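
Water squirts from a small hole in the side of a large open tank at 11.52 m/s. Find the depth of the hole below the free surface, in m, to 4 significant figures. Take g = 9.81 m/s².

For a small hole in a large open tank, ½v² = gh, giving h = v²/(2g).
h = 11.52²/(2·9.81) = 132.7/19.62 = 6.764 m.

h ≈ 6.764 m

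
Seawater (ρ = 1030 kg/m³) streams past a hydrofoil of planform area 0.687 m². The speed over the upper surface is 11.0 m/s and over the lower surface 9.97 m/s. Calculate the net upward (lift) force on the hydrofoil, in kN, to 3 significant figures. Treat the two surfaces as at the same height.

The faster flow above has the lower pressure; Bernoulli (same height) gives ΔP = ½ρ(v_up² − v_low²).
ΔP = ½·1030·(11.0² − 9.97²) = 11100 Pa.
Lift = ΔP · A = 11100 × 0.687 = 7640 N.

F = 7.64 kN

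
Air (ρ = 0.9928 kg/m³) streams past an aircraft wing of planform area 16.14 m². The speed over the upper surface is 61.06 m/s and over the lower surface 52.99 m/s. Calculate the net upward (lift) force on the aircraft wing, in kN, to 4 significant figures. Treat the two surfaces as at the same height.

From P + ½ρv² = const at equal height, P_low − P_up = ½ρ(v_up² − v_low²).
ΔP = ½·0.9928·(61.06² − 52.99²) = 456.9 Pa.
Lift = ΔP · A = 456.9 × 16.14 = 7374 N.

7.374 kN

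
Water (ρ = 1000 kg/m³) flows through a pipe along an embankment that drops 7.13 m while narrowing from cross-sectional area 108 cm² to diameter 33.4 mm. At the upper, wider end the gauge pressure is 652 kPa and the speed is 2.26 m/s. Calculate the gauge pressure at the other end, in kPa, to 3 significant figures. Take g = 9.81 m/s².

Continuity gives A₁v₁ = A₂v₂, so v₂ = (108 cm²)/(8.76 cm²) × 2.26 m/s = 27.9 m/s.
Bernoulli: P₁ + ½ρv₁² + ρg h₁ = P₂ + ½ρv₂² + ρg h₂, so P₂ = P₁ + ½ρ(v₁² − v₂²) − ρg(h₂ − h₁).
P₂ = 652000 + ½·1000·(2.26² − 27.9²) − 1000·9.81·(−7.13) = 652000 + (-385000) − (-69900) = 336000 Pa.

P₂ ≈ 336 kPa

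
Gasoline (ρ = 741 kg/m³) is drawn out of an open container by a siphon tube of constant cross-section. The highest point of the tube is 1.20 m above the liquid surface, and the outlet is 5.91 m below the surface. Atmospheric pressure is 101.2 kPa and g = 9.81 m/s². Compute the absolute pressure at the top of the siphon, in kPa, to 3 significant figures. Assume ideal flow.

Bernoulli surface→outlet gives ½v² = g·h_out, so v = √(2·9.81·5.91) = 10.8 m/s.
The bore is uniform, so the speed at the crest is the same v. Bernoulli surface→crest: P_atm = P_top + ½ρv² + ρg·h_top.
P_top = 101200 − ½·741·10.8² − 741·9.81·1.20 = 49500 Pa.

P_top = 49.5 kPa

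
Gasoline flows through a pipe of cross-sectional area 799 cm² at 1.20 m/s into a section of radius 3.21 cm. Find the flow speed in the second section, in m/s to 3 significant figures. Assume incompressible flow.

Continuity gives A₁v₁ = A₂v₂, so v₂ = (799 cm²)/(32.4 cm²) × 1.20 m/s = 29.6 m/s.

29.6 m/s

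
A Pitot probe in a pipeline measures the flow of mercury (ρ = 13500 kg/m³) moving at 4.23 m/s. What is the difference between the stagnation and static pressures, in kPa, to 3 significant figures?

ΔP ≈ 121 kPa

At the stagnation point the flow is brought to rest, so Bernoulli gives P_stag − P_static = ½ρv².
ΔP = ½·13500·4.23² = 121000 Pa.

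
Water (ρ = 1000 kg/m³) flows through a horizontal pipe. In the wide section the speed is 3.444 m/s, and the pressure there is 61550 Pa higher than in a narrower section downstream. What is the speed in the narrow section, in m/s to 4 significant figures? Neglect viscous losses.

Along the level pipe P + ½ρv² is conserved, hence v₂² = v₁² + 2(P₁ − P₂)/ρ.
v₂ = √(3.444² + 2·61550/1000) = √(11.86 + 123.1) = 11.62 m/s.

v₂ ≈ 11.62 m/s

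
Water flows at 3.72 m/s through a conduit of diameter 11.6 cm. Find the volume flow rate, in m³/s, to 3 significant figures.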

◆ **ABOUT THIS EXERCISE**
Could you print all of the entries again exactly as they stand?

◆ **EXERCISE RESULT**
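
Water squirts from a small hole in the side of a large open tank at 11.52 m/s. Find the depth of the hole below the free surface, in m, to 4 significant figures. Take g = 9.81 m/s².

For a small hole in a large open tank, ½v² = gh, giving h = v²/(2g).
h = 11.52²/(2·9.81) = 132.7/19.62 = 6.764 m.

h ≈ 6.764 m

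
Seawater (ρ = 1030 kg/m³) streams past a hydrofoil of planform area 0.687 m². The speed over the upper surface is 11.0 m/s and over the lower surface 9.97 m/s. Calculate the net upward (lift) force on the hydrofoil, in kN, to 3 significant figures. Treat the two surfaces as at the same height.

The faster flow above has the lower pressure; Bernoulli (same height) gives ΔP = ½ρ(v_up² − v_low²).
ΔP = ½·1030·(11.0² − 9.97²) = 11100 Pa.
Lift = ΔP · A = 11100 × 0.687 = 7640 N.

F = 7.64 kN

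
Air (ρ = 0.9928 kg/m³) streams past an aircraft wing of planform area 16.14 m². The speed over the upper surface is 61.06 m/s and over the lower surface 52.99 m/s. Calculate the net upward (lift) force on the aircraft wing, in kN, to 4 significant figures. Treat the two surfaces as at the same height.

From P + ½ρv² = const at equal height, P_low − P_up = ½ρ(v_up² − v_low²).
ΔP = ½·0.9928·(61.06² − 52.99²) = 456.9 Pa.
Lift = ΔP · A = 456.9 × 16.14 = 7374 N.

7.374 kN

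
Water (ρ = 1000 kg/m³) flows through a pipe along an embankment that drops 7.13 m while narrowing from cross-sectional area 108 cm² to diameter 33.4 mm. At the upper, wider end the gauge pressure is 652 kPa and the speed is 2.26 m/s. Calculate the gauge pressure at the other end, in kPa, to 3 significant figures. Take g = 9.81 m/s².

Continuity gives A₁v₁ = A₂v₂, so v₂ = (108 cm²)/(8.76 cm²) × 2.26 m/s = 27.9 m/s.
Bernoulli: P₁ + ½ρv₁² + ρg h₁ = P₂ + ½ρv₂² + ρg h₂, so P₂ = P₁ + ½ρ(v₁² − v₂²) − ρg(h₂ − h₁).
P₂ = 652000 + ½·1000·(2.26² − 27.9²) − 1000·9.81·(−7.13) = 652000 + (-385000) − (-69900) = 336000 Pa.

P₂ ≈ 336 kPa

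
Gasoline (ρ = 741 kg/m³) is drawn out of an open container by a siphon tube of constant cross-section. The highest point of the tube is 1.20 m above the liquid surface, and the outlet is 5.91 m below the surface. Atmospheric pressure is 101.2 kPa and g = 9.81 m/s². Compute the absolute pressure at the top of the siphon, in kPa, to 3 significant figures. Assume ideal flow.

Bernoulli surface→outlet gives ½v² = g·h_out, so v = √(2·9.81·5.91) = 10.8 m/s.
The bore is uniform, so the speed at the crest is the same v. Bernoulli surface→crest: P_atm = P_top + ½ρv² + ρg·h_top.
P_top = 101200 − ½·741·10.8² − 741·9.81·1.20 = 49500 Pa.

P_top = 49.5 kPa

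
Gasoline flows through a pipe of cross-sectional area 799 cm² at 1.20 m/s into a section of radius 3.21 cm. Find the flow speed in the second section, in m/s to 3 significant figures. Assume incompressible flow.

Continuity gives A₁v₁ = A₂v₂, so v₂ = (799 cm²)/(32.4 cm²) × 1.20 m/s = 29.6 m/s.

29.6 m/s

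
A Pitot probe in a pipeline measures the flow of mercury (ρ = 13500 kg/m³) moving at 4.23 m/s. What is the difference between the stagnation and static pressures, in kPa, to 3 significant figures?

ΔP ≈ 121 kPa

At the stagnation point the flow is brought to rest, so Bernoulli gives P_stag − P_static = ½ρv².
ΔP = ½·13500·4.23² = 121000 Pa.

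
Water (ρ = 1000 kg/m³) flows through a horizontal pipe. In the wide section the speed is 3.444 m/s, and the pressure there is 61550 Pa higher than in a narrower section downstream. What is the speed in the narrow section, in m/s to 4 significant figures? Neglect viscous losses.

Along the level pipe P + ½ρv² is conserved, hence v₂² = v₁² + 2(P₁ − P₂)/ρ.
v₂ = √(3.444² + 2·61550/1000) = √(11.86 + 123.1) = 11.62 m/s.

v₂ ≈ 11.62 m/s

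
Water flows at 3.72 m/s through a conduit of diameter 11.6 cm. Find the volume flow rate, in m³/s, to 3 significant figures.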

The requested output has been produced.